[Stored data]
────────────────────────────────────────
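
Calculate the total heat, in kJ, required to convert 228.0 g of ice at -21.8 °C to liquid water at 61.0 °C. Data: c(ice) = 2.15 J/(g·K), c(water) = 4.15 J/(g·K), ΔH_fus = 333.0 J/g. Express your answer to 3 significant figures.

q = 144 kJ

q1 (heat ice -21.8→0.0 °C): 228.0 × 2.15 × 21.8 = 10686 J
q2 (melt at 0 °C): 228.0 × 333.0 = 75924 J
q3 (heat water 0.0→61.0 °C): 228.0 × 4.15 × 61.0 = 57718 J
Total: 10686 + 75924 + 57718 = 144328 J = 144 kJ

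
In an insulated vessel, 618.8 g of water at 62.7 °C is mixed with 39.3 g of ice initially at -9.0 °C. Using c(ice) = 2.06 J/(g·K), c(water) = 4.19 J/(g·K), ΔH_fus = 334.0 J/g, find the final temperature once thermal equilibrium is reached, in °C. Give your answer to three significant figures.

Heat to bring ice to 0 °C and melt it: q₁ = 39.3×2.06×9.0 + 39.3×334.0 = 13855 J
Heat the water can supply cooling to 0 °C: 618.8×4.19×62.7 = 162567 J > q₁, so all ice melts.
Energy balance: 618.8×4.19×(62.7 − T) = 13855 + 39.3×4.19×(T − 0)
2592.772(62.7 − T) = 13855 + 164.667 T
162567 − 13855 = 2757.439 T
T = 148712 / 2757.439 = 53.93 °C

T_f = 53.9 °C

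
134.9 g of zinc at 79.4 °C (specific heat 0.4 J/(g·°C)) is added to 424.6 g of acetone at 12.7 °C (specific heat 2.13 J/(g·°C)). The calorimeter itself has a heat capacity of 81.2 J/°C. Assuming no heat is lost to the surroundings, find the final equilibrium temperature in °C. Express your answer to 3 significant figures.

T_f = 16.2 °C

Heat lost by zinc = heat gained by acetone + calorimeter.
(134.9)(0.4)(79.4 − T) = [(424.6)(2.13) + 81.2](T − 12.7)
53.96 (79.4 − T) = 985.598 (T − 12.7)
4284.4 − 53.96 T = 985.598 T − 12517
16801.4 = 1039.558 T
T = 16.16 °C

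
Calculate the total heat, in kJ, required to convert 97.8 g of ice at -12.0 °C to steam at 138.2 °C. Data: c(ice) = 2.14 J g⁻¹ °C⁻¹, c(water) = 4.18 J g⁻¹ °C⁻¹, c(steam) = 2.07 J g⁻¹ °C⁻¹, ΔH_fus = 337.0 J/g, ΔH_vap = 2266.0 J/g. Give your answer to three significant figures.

q1 (heat ice -12.0→0.0 °C): 97.8 × 2.14 × 12.0 = 2512 J
q2 (melt at 0 °C): 97.8 × 337.0 = 32959 J
q3 (heat water 0.0→100.0 °C): 97.8 × 4.18 × 100.0 = 40880 J
q4 (vaporize at 100 °C): 97.8 × 2266.0 = 221615 J
q5 (heat steam 100.0→138.2 °C): 97.8 × 2.07 × 38.2 = 7733 J
Total: 2512 + 32959 + 40880 + 221615 + 7733 = 305699 J = 306 kJ

q = 306 kJ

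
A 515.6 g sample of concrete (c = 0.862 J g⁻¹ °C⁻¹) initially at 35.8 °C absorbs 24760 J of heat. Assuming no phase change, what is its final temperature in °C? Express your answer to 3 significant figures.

T_f = 91.5 °C

ΔT = q / (m c) = 24760 / (515.6 × 0.862) = 55.71 °C
T_f = 35.8 + 55.71 = 91.51 °C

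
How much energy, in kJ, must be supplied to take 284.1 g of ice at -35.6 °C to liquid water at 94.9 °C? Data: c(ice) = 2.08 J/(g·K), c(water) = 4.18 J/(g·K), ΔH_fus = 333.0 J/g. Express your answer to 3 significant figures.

q = 228 kJ

q1 (heat ice -35.6→0.0 °C): 284.1 × 2.08 × 35.6 = 21037 J
q2 (melt at 0 °C): 284.1 × 333.0 = 94605 J
q3 (heat water 0.0→94.9 °C): 284.1 × 4.18 × 94.9 = 112697 J
Total: 21037 + 94605 + 112697 = 228339 J = 228 kJ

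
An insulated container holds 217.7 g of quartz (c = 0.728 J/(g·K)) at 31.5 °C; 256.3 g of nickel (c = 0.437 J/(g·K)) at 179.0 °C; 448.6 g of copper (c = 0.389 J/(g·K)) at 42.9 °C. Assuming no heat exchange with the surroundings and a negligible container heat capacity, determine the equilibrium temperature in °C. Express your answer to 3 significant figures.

T_f = 73.1 °C

Σ mᵢcᵢ(T − Tᵢ) = 0  ⇒  T = Σ mᵢcᵢTᵢ / Σ mᵢcᵢ
Σ mᵢcᵢ = 217.7×0.728 + 256.3×0.437 + 448.6×0.389 = 444.9941
Σ mᵢcᵢTᵢ = 158.4856×31.5 + 112.0031×179.0 + 174.5054×42.9 = 32527
T = 32527 / 444.9941 = 73.10 °C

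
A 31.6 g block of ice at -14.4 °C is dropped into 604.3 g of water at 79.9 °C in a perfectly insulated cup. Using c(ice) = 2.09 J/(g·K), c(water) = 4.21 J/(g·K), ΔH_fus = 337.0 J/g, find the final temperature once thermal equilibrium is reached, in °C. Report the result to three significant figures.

Heat to bring ice to 0 °C and melt it: q₁ = 31.6×2.09×14.4 + 31.6×337.0 = 11600 J
Heat the water can supply cooling to 0 °C: 604.3×4.21×79.9 = 203274 J > q₁, so all ice melts.
Energy balance: 604.3×4.21×(79.9 − T) = 11600 + 31.6×4.21×(T − 0)
2544.103(79.9 − T) = 11600 + 133.036 T
203274 − 11600 = 2677.139 T
T = 191674 / 2677.139 = 71.60 °C

T_f = 71.6 °C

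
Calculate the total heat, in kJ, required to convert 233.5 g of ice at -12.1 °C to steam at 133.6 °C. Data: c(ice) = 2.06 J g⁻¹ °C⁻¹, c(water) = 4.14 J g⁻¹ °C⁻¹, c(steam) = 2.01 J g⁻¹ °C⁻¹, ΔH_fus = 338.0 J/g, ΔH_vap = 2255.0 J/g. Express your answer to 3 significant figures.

q = 724 kJ

q1 (heat ice -12.1→0.0 °C): 233.5 × 2.06 × 12.1 = 5820 J
q2 (melt at 0 °C): 233.5 × 338.0 = 78923 J
q3 (heat water 0.0→100.0 °C): 233.5 × 4.14 × 100.0 = 96669 J
q4 (vaporize at 100 °C): 233.5 × 2255.0 = 526543 J
q5 (heat steam 100.0→133.6 °C): 233.5 × 2.01 × 33.6 = 15770 J
Total: 5820 + 78923 + 96669 + 526543 + 15770 = 723725 J = 724 kJ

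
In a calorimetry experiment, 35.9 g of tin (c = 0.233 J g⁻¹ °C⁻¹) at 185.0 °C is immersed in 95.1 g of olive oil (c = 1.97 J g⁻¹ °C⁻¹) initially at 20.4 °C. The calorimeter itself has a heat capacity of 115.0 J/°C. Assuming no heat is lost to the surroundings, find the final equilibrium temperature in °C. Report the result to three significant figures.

T_f = 24.8 °C

Heat lost by tin = heat gained by olive oil + calorimeter.
(35.9)(0.233)(185.0 − T) = [(95.1)(1.97) + 115.0](T − 20.4)
8.3647 (185.0 − T) = 302.347 (T − 20.4)
1547.5 − 8.3647 T = 302.347 T − 6167.9
7715.4 = 310.7117 T
T = 24.83 °C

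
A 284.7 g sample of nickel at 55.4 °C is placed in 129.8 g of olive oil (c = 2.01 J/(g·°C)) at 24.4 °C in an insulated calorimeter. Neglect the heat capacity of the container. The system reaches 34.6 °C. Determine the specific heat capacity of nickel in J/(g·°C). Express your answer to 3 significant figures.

c = 0.449 J/(g·°C)

q_gained = (129.8 × 2.01) × (34.6 − 24.4) = 2661 J
q_lost = 284.7 × c × (55.4 − 34.6) = 5921.76 c
Set equal: c = 2661 / 5921.76 = 0.449 J/(g·°C)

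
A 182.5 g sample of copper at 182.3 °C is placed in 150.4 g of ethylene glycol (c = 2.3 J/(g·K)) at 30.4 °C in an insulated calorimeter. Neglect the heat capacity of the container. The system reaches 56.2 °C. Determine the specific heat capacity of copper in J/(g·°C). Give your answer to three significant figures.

q_gained = (150.4 × 2.3) × (56.2 − 30.4) = 8925 J
q_lost = 182.5 × c × (182.3 − 56.2) = 23013.25 c
Set equal: c = 8925 / 23013.25 = 0.388 J/(g·°C)

c = 0.388 J/(g·°C)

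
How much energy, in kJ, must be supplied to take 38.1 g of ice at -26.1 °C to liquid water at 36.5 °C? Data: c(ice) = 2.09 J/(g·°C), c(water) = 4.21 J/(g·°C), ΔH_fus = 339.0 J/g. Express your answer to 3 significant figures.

q = 20.8 kJ

q1 (heat ice -26.1→0.0 °C): 38.1 × 2.09 × 26.1 = 2078 J
q2 (melt at 0 °C): 38.1 × 339.0 = 12916 J
q3 (heat water 0.0→36.5 °C): 38.1 × 4.21 × 36.5 = 5855 J
Total: 2078 + 12916 + 5855 = 20849 J = 20.8 kJ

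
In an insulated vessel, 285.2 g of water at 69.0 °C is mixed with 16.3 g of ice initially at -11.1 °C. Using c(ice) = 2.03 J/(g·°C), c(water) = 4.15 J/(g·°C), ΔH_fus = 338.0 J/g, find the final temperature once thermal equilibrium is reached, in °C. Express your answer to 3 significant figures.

T_f = 60.6 °C

Heat to bring ice to 0 °C and melt it: q₁ = 16.3×2.03×11.1 + 16.3×338.0 = 5876.7 J
Heat the water can supply cooling to 0 °C: 285.2×4.15×69.0 = 81667.0 J > q₁, so all ice melts.
Energy balance: 285.2×4.15×(69.0 − T) = 5876.7 + 16.3×4.15×(T − 0)
1183.58(69.0 − T) = 5876.7 + 67.645 T
81667.0 − 5876.7 = 1251.225 T
T = 75790.3 / 1251.225 = 60.57 °C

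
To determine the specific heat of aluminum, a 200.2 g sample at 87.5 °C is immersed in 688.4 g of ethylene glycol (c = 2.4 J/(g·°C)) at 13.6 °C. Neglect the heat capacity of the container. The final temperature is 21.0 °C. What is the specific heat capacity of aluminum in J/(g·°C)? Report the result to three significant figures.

q_gained = (688.4 × 2.4) × (21.0 − 13.6) = 12226 J
q_lost = 200.2 × c × (87.5 − 21.0) = 13313.3 c
Set equal: c = 12226 / 13313.3 = 0.918 J/(g·°C)

c = 0.918 J/(g·°C)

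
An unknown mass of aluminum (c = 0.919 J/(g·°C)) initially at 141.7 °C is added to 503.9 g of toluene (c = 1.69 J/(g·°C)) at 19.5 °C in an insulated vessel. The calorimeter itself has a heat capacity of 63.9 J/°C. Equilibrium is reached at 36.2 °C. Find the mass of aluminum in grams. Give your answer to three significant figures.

m = 158 g

q_gained = (503.9 × 1.69 + 63.9) × (36.2 − 19.5) = 15290 J
q_lost = m × 0.919 × (141.7 − 36.2) = 96.9545 m
m = 15290 / 96.9545 = 158 g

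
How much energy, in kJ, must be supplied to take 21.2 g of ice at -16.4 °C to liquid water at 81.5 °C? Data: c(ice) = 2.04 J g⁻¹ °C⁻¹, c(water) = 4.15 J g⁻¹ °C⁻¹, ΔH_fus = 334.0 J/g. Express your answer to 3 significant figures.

q1 (heat ice -16.4→0.0 °C): 21.2 × 2.04 × 16.4 = 709 J
q2 (melt at 0 °C): 21.2 × 334.0 = 7081 J
q3 (heat water 0.0→81.5 °C): 21.2 × 4.15 × 81.5 = 7170 J
Total: 709 + 7081 + 7170 = 14960 J = 15.0 kJ

q = 15.0 kJ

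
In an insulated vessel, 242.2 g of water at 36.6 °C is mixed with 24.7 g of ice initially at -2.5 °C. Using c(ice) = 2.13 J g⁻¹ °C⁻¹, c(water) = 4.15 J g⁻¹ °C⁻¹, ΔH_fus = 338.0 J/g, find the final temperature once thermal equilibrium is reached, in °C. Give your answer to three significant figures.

T_f = 25.6 °C

Heat to bring ice to 0 °C and melt it: q₁ = 24.7×2.13×2.5 + 24.7×338.0 = 8480.1 J
Heat the water can supply cooling to 0 °C: 242.2×4.15×36.6 = 36787.8 J > q₁, so all ice melts.
Energy balance: 242.2×4.15×(36.6 − T) = 8480.1 + 24.7×4.15×(T − 0)
1005.13(36.6 − T) = 8480.1 + 102.505 T
36787.8 − 8480.1 = 1107.635 T
T = 28307.7 / 1107.635 = 25.56 °C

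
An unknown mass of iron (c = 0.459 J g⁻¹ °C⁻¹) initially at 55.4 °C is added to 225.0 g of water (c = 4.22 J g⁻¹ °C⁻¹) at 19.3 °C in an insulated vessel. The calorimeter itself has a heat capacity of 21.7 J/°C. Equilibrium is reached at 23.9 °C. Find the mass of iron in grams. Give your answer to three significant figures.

q_gained = (225.0 × 4.22 + 21.7) × (23.9 − 19.3) = 4468 J
q_lost = m × 0.459 × (55.4 − 23.9) = 14.4585 m
m = 4468 / 14.4585 = 309 g

m = 309 g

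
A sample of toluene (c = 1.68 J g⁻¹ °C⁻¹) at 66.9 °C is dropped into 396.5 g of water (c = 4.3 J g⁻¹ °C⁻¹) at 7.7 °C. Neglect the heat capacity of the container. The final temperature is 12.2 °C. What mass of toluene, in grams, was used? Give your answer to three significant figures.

q_gained = (396.5 × 4.3) × (12.2 − 7.7) = 7672 J
q_lost = m × 1.68 × (66.9 − 12.2) = 91.896 m
m = 7672 / 91.896 = 83.5 g

m = 83.5 g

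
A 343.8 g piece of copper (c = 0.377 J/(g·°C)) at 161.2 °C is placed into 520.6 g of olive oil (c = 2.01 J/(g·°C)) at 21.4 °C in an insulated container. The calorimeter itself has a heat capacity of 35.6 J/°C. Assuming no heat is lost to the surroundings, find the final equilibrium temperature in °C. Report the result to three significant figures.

Heat lost by copper = heat gained by olive oil + calorimeter.
(343.8)(0.377)(161.2 − T) = [(520.6)(2.01) + 35.6](T − 21.4)
129.6126 (161.2 − T) = 1082.006 (T − 21.4)
20894 − 129.6126 T = 1082.006 T − 23155
44049 = 1211.6186 T
T = 36.36 °C

T_f = 36.4 °C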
────────────────────────────────────────
■ TASK DIRECTIONS: Reproduce the final stretch of the data above: every line from the one holding "A 343.8 g piece" through the end, inclusive, exactly as written and nothing else.

■ PROBLEM SOLUTION:
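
A 343.8 g piece of copper (c = 0.377 J/(g·°C)) at 161.2 °C is placed into 520.6 g of olive oil (c = 2.01 J/(g·°C)) at 21.4 °C in an insulated container. The calorimeter itself has a heat capacity of 35.6 J/°C. Assuming no heat is lost to the surroundings, find the final equilibrium temperature in °C. Report the result to three significant figures.

Heat lost by copper = heat gained by olive oil + calorimeter.
(343.8)(0.377)(161.2 − T) = [(520.6)(2.01) + 35.6](T − 21.4)
129.6126 (161.2 − T) = 1082.006 (T − 21.4)
20894 − 129.6126 T = 1082.006 T − 23155
44049 = 1211.6186 T
T = 36.36 °C

T_f = 36.4 °C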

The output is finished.